Restate the records so that not a single word differs.

___ Records shown

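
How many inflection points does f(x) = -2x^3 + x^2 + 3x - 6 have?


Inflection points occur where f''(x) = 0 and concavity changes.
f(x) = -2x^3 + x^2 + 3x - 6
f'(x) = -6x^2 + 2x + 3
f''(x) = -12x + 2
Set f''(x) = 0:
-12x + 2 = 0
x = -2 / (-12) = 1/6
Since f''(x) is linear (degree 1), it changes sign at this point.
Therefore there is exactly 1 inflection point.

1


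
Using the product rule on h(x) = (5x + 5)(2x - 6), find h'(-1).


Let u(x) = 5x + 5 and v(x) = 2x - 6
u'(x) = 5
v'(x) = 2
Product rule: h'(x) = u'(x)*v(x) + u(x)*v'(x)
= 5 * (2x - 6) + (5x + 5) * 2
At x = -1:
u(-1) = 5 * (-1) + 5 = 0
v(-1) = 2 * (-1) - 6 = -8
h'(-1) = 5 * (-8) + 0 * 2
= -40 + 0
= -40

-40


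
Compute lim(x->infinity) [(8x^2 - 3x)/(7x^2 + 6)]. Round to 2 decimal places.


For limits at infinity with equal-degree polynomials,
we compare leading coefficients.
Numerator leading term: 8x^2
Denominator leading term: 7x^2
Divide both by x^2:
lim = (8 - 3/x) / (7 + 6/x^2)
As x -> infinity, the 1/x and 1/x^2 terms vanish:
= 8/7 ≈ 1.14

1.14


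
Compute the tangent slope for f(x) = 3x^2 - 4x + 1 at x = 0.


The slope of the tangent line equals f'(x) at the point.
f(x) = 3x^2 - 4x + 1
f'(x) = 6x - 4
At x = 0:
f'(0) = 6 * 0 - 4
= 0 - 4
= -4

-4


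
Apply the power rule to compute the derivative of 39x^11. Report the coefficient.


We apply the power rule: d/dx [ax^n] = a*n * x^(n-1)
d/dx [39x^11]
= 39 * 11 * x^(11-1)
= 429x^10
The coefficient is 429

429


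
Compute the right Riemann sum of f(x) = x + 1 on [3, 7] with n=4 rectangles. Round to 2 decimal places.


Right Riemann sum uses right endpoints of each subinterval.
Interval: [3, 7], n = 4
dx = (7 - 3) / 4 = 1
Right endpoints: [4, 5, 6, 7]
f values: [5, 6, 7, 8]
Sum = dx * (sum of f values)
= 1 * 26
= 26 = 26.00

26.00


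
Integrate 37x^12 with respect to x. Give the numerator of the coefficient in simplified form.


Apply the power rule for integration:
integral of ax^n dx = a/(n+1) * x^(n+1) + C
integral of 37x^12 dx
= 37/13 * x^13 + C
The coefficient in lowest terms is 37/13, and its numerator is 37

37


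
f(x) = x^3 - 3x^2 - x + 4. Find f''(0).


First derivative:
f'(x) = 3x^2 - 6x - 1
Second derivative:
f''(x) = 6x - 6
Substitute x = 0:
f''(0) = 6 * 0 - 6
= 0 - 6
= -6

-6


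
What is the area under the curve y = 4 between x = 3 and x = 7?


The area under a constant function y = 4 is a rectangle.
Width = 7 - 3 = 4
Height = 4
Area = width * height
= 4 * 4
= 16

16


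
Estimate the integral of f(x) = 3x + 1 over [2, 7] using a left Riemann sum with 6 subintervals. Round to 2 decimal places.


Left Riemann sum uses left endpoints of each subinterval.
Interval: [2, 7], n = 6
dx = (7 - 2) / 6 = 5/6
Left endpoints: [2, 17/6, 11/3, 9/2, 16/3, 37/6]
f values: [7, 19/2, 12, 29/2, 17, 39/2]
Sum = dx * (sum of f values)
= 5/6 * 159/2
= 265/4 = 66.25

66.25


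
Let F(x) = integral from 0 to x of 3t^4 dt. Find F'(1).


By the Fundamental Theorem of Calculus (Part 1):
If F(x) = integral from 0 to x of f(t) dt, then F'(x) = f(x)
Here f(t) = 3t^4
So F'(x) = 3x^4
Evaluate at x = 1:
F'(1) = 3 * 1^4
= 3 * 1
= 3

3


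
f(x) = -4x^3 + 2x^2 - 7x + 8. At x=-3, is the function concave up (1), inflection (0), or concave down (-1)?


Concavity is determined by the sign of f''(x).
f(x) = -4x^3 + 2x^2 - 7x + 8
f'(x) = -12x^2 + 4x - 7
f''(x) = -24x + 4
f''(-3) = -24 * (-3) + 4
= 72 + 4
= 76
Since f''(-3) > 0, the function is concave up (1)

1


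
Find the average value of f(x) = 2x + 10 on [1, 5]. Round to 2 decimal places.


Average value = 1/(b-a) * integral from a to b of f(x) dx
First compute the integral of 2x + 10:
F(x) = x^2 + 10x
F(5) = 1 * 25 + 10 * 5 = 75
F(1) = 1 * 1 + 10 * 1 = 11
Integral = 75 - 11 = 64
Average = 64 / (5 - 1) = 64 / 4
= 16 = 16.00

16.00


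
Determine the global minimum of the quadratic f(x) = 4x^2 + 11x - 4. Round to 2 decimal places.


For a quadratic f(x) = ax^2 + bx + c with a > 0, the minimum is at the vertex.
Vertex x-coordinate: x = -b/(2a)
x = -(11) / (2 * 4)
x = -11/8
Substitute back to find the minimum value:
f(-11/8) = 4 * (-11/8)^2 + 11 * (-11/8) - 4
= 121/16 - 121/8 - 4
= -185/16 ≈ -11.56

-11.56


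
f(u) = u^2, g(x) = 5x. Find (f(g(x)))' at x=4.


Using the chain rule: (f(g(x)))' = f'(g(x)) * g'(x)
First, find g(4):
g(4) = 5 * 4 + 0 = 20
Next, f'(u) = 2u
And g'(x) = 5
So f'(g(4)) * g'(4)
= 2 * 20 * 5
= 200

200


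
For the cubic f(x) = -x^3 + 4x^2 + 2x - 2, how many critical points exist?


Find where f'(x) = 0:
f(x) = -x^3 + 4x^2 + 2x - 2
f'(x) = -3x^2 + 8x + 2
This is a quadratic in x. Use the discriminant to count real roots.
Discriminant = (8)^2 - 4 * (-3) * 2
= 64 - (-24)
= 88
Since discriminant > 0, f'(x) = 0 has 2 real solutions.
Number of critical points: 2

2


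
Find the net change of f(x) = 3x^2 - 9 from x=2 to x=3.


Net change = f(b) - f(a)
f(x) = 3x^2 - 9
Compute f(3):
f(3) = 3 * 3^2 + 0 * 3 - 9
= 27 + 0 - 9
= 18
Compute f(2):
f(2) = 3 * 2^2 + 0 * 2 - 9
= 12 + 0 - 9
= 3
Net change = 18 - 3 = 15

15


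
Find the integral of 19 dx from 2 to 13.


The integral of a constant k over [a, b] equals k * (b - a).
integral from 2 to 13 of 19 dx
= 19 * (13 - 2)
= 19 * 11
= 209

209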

______

### Response for this exercise:
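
How many inflection points does f(x) = -2x^3 + x^2 + 3x - 6 have?


Inflection points occur where f''(x) = 0 and concavity changes.
f(x) = -2x^3 + x^2 + 3x - 6
f'(x) = -6x^2 + 2x + 3
f''(x) = -12x + 2
Set f''(x) = 0:
-12x + 2 = 0
x = -2 / (-12) = 1/6
Since f''(x) is linear (degree 1), it changes sign at this point.
Therefore there is exactly 1 inflection point.

1


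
Using the product rule on h(x) = (5x + 5)(2x - 6), find h'(-1).


Let u(x) = 5x + 5 and v(x) = 2x - 6
u'(x) = 5
v'(x) = 2
Product rule: h'(x) = u'(x)*v(x) + u(x)*v'(x)
= 5 * (2x - 6) + (5x + 5) * 2
At x = -1:
u(-1) = 5 * (-1) + 5 = 0
v(-1) = 2 * (-1) - 6 = -8
h'(-1) = 5 * (-8) + 0 * 2
= -40 + 0
= -40

-40


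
Compute lim(x->infinity) [(8x^2 - 3x)/(7x^2 + 6)]. Round to 2 decimal places.


For limits at infinity with equal-degree polynomials,
we compare leading coefficients.
Numerator leading term: 8x^2
Denominator leading term: 7x^2
Divide both by x^2:
lim = (8 - 3/x) / (7 + 6/x^2)
As x -> infinity, the 1/x and 1/x^2 terms vanish:
= 8/7 ≈ 1.14

1.14


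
Compute the tangent slope for f(x) = 3x^2 - 4x + 1 at x = 0.


The slope of the tangent line equals f'(x) at the point.
f(x) = 3x^2 - 4x + 1
f'(x) = 6x - 4
At x = 0:
f'(0) = 6 * 0 - 4
= 0 - 4
= -4

-4


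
Apply the power rule to compute the derivative of 39x^11. Report the coefficient.


We apply the power rule: d/dx [ax^n] = a*n * x^(n-1)
d/dx [39x^11]
= 39 * 11 * x^(11-1)
= 429x^10
The coefficient is 429

429


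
Compute the right Riemann sum of f(x) = x + 1 on [3, 7] with n=4 rectangles. Round to 2 decimal places.


Right Riemann sum uses right endpoints of each subinterval.
Interval: [3, 7], n = 4
dx = (7 - 3) / 4 = 1
Right endpoints: [4, 5, 6, 7]
f values: [5, 6, 7, 8]
Sum = dx * (sum of f values)
= 1 * 26
= 26 = 26.00

26.00


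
Integrate 37x^12 with respect to x. Give the numerator of the coefficient in simplified form.


Apply the power rule for integration:
integral of ax^n dx = a/(n+1) * x^(n+1) + C
integral of 37x^12 dx
= 37/13 * x^13 + C
The coefficient in lowest terms is 37/13, and its numerator is 37

37


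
f(x) = x^3 - 3x^2 - x + 4. Find f''(0).


First derivative:
f'(x) = 3x^2 - 6x - 1
Second derivative:
f''(x) = 6x - 6
Substitute x = 0:
f''(0) = 6 * 0 - 6
= 0 - 6
= -6

-6


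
What is the area under the curve y = 4 between x = 3 and x = 7?


The area under a constant function y = 4 is a rectangle.
Width = 7 - 3 = 4
Height = 4
Area = width * height
= 4 * 4
= 16

16


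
Estimate the integral of f(x) = 3x + 1 over [2, 7] using a left Riemann sum with 6 subintervals. Round to 2 decimal places.


Left Riemann sum uses left endpoints of each subinterval.
Interval: [2, 7], n = 6
dx = (7 - 2) / 6 = 5/6
Left endpoints: [2, 17/6, 11/3, 9/2, 16/3, 37/6]
f values: [7, 19/2, 12, 29/2, 17, 39/2]
Sum = dx * (sum of f values)
= 5/6 * 159/2
= 265/4 = 66.25

66.25


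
Let F(x) = integral from 0 to x of 3t^4 dt. Find F'(1).


By the Fundamental Theorem of Calculus (Part 1):
If F(x) = integral from 0 to x of f(t) dt, then F'(x) = f(x)
Here f(t) = 3t^4
So F'(x) = 3x^4
Evaluate at x = 1:
F'(1) = 3 * 1^4
= 3 * 1
= 3

3


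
f(x) = -4x^3 + 2x^2 - 7x + 8. At x=-3, is the function concave up (1), inflection (0), or concave down (-1)?


Concavity is determined by the sign of f''(x).
f(x) = -4x^3 + 2x^2 - 7x + 8
f'(x) = -12x^2 + 4x - 7
f''(x) = -24x + 4
f''(-3) = -24 * (-3) + 4
= 72 + 4
= 76
Since f''(-3) > 0, the function is concave up (1)

1


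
Find the average value of f(x) = 2x + 10 on [1, 5]. Round to 2 decimal places.


Average value = 1/(b-a) * integral from a to b of f(x) dx
First compute the integral of 2x + 10:
F(x) = x^2 + 10x
F(5) = 1 * 25 + 10 * 5 = 75
F(1) = 1 * 1 + 10 * 1 = 11
Integral = 75 - 11 = 64
Average = 64 / (5 - 1) = 64 / 4
= 16 = 16.00

16.00


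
Determine the global minimum of the quadratic f(x) = 4x^2 + 11x - 4. Round to 2 decimal places.


For a quadratic f(x) = ax^2 + bx + c with a > 0, the minimum is at the vertex.
Vertex x-coordinate: x = -b/(2a)
x = -(11) / (2 * 4)
x = -11/8
Substitute back to find the minimum value:
f(-11/8) = 4 * (-11/8)^2 + 11 * (-11/8) - 4
= 121/16 - 121/8 - 4
= -185/16 ≈ -11.56

-11.56


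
f(u) = u^2, g(x) = 5x. Find (f(g(x)))' at x=4.


Using the chain rule: (f(g(x)))' = f'(g(x)) * g'(x)
First, find g(4):
g(4) = 5 * 4 + 0 = 20
Next, f'(u) = 2u
And g'(x) = 5
So f'(g(4)) * g'(4)
= 2 * 20 * 5
= 200

200


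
For the cubic f(x) = -x^3 + 4x^2 + 2x - 2, how many critical points exist?


Find where f'(x) = 0:
f(x) = -x^3 + 4x^2 + 2x - 2
f'(x) = -3x^2 + 8x + 2
This is a quadratic in x. Use the discriminant to count real roots.
Discriminant = (8)^2 - 4 * (-3) * 2
= 64 - (-24)
= 88
Since discriminant > 0, f'(x) = 0 has 2 real solutions.
Number of critical points: 2

2


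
Find the net change of f(x) = 3x^2 - 9 from x=2 to x=3.


Net change = f(b) - f(a)
f(x) = 3x^2 - 9
Compute f(3):
f(3) = 3 * 3^2 + 0 * 3 - 9
= 27 + 0 - 9
= 18
Compute f(2):
f(2) = 3 * 2^2 + 0 * 2 - 9
= 12 + 0 - 9
= 3
Net change = 18 - 3 = 15

15


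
Find the integral of 19 dx from 2 to 13.


The integral of a constant k over [a, b] equals k * (b - a).
integral from 2 to 13 of 19 dx
= 19 * (13 - 2)
= 19 * 11
= 209

209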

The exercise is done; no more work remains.